[AIM OF THE EXERCISE] Among the entries below, one stretch runs from the line that contains "Initial-rate measurements on" through the line that contains "A 1.06 nM solution". Repeat that stretch exactly, ends included, and only that.

[ENTRIES PROVIDED]
- Opening Delimiter -

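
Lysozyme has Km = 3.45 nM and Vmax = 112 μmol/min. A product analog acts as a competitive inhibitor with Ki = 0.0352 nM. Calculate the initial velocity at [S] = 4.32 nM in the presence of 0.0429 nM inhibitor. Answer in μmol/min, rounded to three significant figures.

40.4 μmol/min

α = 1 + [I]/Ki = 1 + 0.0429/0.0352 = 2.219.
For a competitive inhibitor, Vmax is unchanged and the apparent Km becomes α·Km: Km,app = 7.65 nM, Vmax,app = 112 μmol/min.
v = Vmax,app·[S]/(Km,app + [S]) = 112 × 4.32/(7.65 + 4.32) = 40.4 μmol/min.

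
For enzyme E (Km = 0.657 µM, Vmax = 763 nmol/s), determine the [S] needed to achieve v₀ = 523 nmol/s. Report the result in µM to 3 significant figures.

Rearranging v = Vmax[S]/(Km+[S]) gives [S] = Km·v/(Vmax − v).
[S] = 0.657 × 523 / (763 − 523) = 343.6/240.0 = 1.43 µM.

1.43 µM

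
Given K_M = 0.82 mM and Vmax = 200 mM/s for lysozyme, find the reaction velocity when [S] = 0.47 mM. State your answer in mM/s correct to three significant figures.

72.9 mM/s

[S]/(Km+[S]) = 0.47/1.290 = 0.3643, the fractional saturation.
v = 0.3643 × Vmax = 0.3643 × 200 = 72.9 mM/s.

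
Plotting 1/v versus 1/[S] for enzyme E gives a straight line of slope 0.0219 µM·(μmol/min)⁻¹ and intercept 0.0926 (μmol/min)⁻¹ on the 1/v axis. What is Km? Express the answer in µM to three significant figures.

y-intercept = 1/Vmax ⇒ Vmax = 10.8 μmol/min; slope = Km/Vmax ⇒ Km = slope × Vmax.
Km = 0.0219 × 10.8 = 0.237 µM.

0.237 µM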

- Closing Delimiter -
- Opening Delimiter -

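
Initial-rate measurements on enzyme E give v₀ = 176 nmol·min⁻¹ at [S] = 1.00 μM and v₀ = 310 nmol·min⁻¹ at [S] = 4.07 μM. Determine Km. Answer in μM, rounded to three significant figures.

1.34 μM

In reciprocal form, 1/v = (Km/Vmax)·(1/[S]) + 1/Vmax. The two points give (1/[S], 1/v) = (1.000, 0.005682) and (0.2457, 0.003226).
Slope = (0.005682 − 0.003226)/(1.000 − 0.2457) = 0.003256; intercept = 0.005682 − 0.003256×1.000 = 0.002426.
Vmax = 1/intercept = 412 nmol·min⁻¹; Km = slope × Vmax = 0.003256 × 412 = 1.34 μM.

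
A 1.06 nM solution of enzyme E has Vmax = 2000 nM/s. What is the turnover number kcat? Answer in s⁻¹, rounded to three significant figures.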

- Closing Delimiter -
- Opening Delimiter -

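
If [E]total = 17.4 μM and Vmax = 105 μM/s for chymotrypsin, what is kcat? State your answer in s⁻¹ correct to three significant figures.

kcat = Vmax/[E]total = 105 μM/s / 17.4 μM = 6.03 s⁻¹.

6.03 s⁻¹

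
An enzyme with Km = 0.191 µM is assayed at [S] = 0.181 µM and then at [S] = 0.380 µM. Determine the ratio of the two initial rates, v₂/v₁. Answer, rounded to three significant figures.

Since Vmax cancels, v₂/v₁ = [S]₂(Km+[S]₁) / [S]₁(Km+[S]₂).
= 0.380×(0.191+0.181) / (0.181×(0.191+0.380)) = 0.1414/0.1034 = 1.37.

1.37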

- Closing Delimiter -

[TASK RESPONSE]
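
Initial-rate measurements on enzyme E give v₀ = 176 nmol·min⁻¹ at [S] = 1.00 μM and v₀ = 310 nmol·min⁻¹ at [S] = 4.07 μM. Determine Km. Answer in μM, rounded to three significant figures.

1.34 μM

In reciprocal form, 1/v = (Km/Vmax)·(1/[S]) + 1/Vmax. The two points give (1/[S], 1/v) = (1.000, 0.005682) and (0.2457, 0.003226).
Slope = (0.005682 − 0.003226)/(1.000 − 0.2457) = 0.003256; intercept = 0.005682 − 0.003256×1.000 = 0.002426.
Vmax = 1/intercept = 412 nmol·min⁻¹; Km = slope × Vmax = 0.003256 × 412 = 1.34 μM.

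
A 1.06 nM solution of enzyme E has Vmax = 2000 nM/s. What is the turnover number kcat? Answer in s⁻¹, rounded to three significant figures.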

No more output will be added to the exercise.